Task directions: Everything from the first line of the entries below through the line holding "6 W | 13 req/s |" must be printed exactly as written.

==== Source records

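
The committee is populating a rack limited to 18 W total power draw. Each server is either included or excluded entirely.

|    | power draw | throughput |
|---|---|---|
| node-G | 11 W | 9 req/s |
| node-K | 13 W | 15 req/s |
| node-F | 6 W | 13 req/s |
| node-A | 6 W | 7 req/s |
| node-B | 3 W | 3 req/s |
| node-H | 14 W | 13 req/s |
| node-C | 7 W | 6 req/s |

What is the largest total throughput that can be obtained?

23

Treat it as a binary knapsack problem.
Take node-F, node-A, and node-B: power draw 6 + 6 + 3 = 15 ≤ 18, throughput 13 + 7 + 3 = 23.
No other feasible combination does better.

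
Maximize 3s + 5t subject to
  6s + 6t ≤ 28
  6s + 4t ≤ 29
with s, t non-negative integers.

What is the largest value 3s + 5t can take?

(s,t)=(0,4): 6·0+6·4=24≤28, 6·0+4·4=16≤29, objective 20.
(s,t)=(1,3): 6·1+6·3=24≤28, 6·1+4·3=18≤29, objective 18.
(s,t)=(0,3): 6·0+6·3=18≤28, 6·0+4·3=12≤29, objective 15.
No feasible integer point exceeds 20.

20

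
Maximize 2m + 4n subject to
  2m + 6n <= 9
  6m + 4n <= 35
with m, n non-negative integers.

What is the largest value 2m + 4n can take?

8

The continuous relaxation peaks at (4.5, 0) with value 9.00; rounding to a feasible lattice point costs some objective.
(m,n)=(4,0) is feasible, giving 8.
(m,n)=(3,0) is feasible, giving 6.
Maximum is 8 at (m,n)=(4,0).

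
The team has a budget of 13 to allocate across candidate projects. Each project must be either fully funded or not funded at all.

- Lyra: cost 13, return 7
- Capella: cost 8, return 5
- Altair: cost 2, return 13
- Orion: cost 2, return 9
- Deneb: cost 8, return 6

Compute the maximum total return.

28

Take Altair, Orion, and Deneb: cost 2 + 2 + 8 = 12 ≤ 13, return 13 + 9 + 6 = 28.
No other feasible combination does better.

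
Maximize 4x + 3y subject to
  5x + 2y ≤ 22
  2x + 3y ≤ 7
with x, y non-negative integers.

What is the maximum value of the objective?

(x,y)=(3,0): 5·3+2·0=15≤22, 2·3+3·0=6≤7, objective 12.
(x,y)=(2,1): 5·2+2·1=12≤22, 2·2+3·1=7≤7, objective 11.
The best lattice point is (3,0), giving 12.

12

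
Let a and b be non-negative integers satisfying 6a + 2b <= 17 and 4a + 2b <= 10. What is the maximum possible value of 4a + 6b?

(a,b)=(0,5): 6·0+2·5=10≤17, 4·0+2·5=10≤10, objective 30.
(a,b)=(0,4): 6·0+2·4=8≤17, 4·0+2·4=8≤10, objective 24.
No feasible integer point exceeds 30.

30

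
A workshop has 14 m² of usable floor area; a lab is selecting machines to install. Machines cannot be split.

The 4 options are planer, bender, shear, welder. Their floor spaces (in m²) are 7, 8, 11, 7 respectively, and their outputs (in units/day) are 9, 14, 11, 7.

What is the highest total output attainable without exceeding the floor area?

16

Take planer and welder: floor space 7 + 7 = 14 ≤ 14, output 9 + 7 = 16.
No other feasible combination does better.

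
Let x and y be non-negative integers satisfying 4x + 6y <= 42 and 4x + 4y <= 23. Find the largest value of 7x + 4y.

35

(x,y)=(5,0) is feasible, giving 35.
(x,y)=(4,1) is feasible, giving 32.
No feasible integer point exceeds 35.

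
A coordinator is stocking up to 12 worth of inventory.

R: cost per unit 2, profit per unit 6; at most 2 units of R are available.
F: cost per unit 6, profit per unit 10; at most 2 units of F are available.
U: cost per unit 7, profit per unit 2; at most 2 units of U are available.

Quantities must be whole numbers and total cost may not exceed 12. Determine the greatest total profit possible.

22

R has the best ratio (6/2); taking only R gives at most 2×6 = 12 (stopped by the supply cap of 2).
Mixing does better — 2×R and 1×F: cost 10 ≤ 12, profit 2·6 + 1·10 = 22.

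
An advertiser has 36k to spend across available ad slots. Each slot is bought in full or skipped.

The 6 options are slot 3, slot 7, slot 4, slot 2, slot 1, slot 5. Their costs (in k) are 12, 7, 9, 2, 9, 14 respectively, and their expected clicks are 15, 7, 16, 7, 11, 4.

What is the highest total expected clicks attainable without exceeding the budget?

Allowing fractional choices, the relaxed optimum would be about 53.0, but ad slots are indivisible.
slot 3 + slot 4 + slot 1: cost 12 + 9 + 9 = 30 ≤ 36, expected clicks 15 + 16 + 11 = 42.
slot 3 + slot 7 + slot 4 + slot 2: cost 12 + 7 + 9 + 2 = 30 ≤ 36, expected clicks 15 + 7 + 16 + 7 = 45.
slot 3 + slot 4 + slot 2 + slot 1: cost 12 + 9 + 2 + 9 = 32 ≤ 36, expected clicks 15 + 16 + 7 + 11 = 49.
Best is slot 3, slot 4, slot 2, and slot 1 with total expected clicks 49.

49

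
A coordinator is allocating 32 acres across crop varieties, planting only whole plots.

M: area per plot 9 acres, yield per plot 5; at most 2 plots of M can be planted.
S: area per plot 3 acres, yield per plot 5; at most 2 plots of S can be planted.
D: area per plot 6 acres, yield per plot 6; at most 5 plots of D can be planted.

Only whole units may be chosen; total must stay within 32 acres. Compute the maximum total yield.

34

This is a bounded integer knapsack.
S has the best ratio (5/3); taking only S gives at most 2×5 = 10 (stopped by the supply cap of 2).
Mixing does better — 2×S and 4×D: area 30 ≤ 32, yield 2·5 + 4·6 = 34.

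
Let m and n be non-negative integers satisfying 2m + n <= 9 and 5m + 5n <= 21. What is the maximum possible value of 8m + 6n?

32

(m,n)=(4,0): 2·4+1·0=8≤9, 5·4+5·0=20≤21, objective 32.
(m,n)=(3,1): 2·3+1·1=7≤9, 5·3+5·1=20≤21, objective 30.
(m,n)=(3,0): 2·3+1·0=6≤9, 5·3+5·0=15≤21, objective 24.
No feasible integer point exceeds 32.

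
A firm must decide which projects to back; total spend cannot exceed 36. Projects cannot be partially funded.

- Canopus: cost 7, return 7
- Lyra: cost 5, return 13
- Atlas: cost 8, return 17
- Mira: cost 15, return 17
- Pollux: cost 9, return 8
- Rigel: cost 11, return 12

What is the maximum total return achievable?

54

Allowing fractional choices, the relaxed optimum would be about 55.7, but projects are indivisible.
Lyra + Atlas + Pollux + Rigel: cost 5 + 8 + 9 + 11 = 33 ≤ 36, return 13 + 17 + 8 + 12 = 50.
Canopus + Lyra + Atlas + Rigel: cost 7 + 5 + 8 + 11 = 31 ≤ 36, return 7 + 13 + 17 + 12 = 49.
Canopus + Lyra + Atlas + Mira: cost 7 + 5 + 8 + 15 = 35 ≤ 36, return 7 + 13 + 17 + 17 = 54.
Best is Canopus, Lyra, Atlas, and Mira with total return 54.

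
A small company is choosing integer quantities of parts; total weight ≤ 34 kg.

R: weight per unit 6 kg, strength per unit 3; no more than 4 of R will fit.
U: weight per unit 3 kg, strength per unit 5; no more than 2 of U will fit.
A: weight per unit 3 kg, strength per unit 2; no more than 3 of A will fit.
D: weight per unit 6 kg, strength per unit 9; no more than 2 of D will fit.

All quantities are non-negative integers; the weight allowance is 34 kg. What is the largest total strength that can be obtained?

37

U has the best ratio (5/3); taking only U gives at most 2×5 = 10 (stopped by the supply cap of 2).
Mixing does better — 1×R, 2×U, 3×A, and 2×D: weight 33 ≤ 34, strength 1·3 + 2·5 + 3·2 + 2·9 = 37.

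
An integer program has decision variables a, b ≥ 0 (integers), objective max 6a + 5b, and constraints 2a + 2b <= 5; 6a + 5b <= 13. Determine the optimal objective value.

(a,b)=(2,0): 2·2+2·0=4≤5, 6·2+5·0=12≤13, objective 12.
(a,b)=(1,1): 2·1+2·1=4≤5, 6·1+5·1=11≤13, objective 11.
(a,b)=(1,0): 2·1+2·0=2≤5, 6·1+5·0=6≤13, objective 6.
The best lattice point is (2,0), giving 12.

12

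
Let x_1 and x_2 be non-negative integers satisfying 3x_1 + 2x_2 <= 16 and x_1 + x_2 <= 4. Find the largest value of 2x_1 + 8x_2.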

========

Reply to the exercise:
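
The committee is populating a rack limited to 18 W total power draw. Each server is either included or excluded entirely.

|    | power draw | throughput |
|---|---|---|
| node-G | 11 W | 9 req/s |
| node-K | 13 W | 15 req/s |
| node-F | 6 W | 13 req/s |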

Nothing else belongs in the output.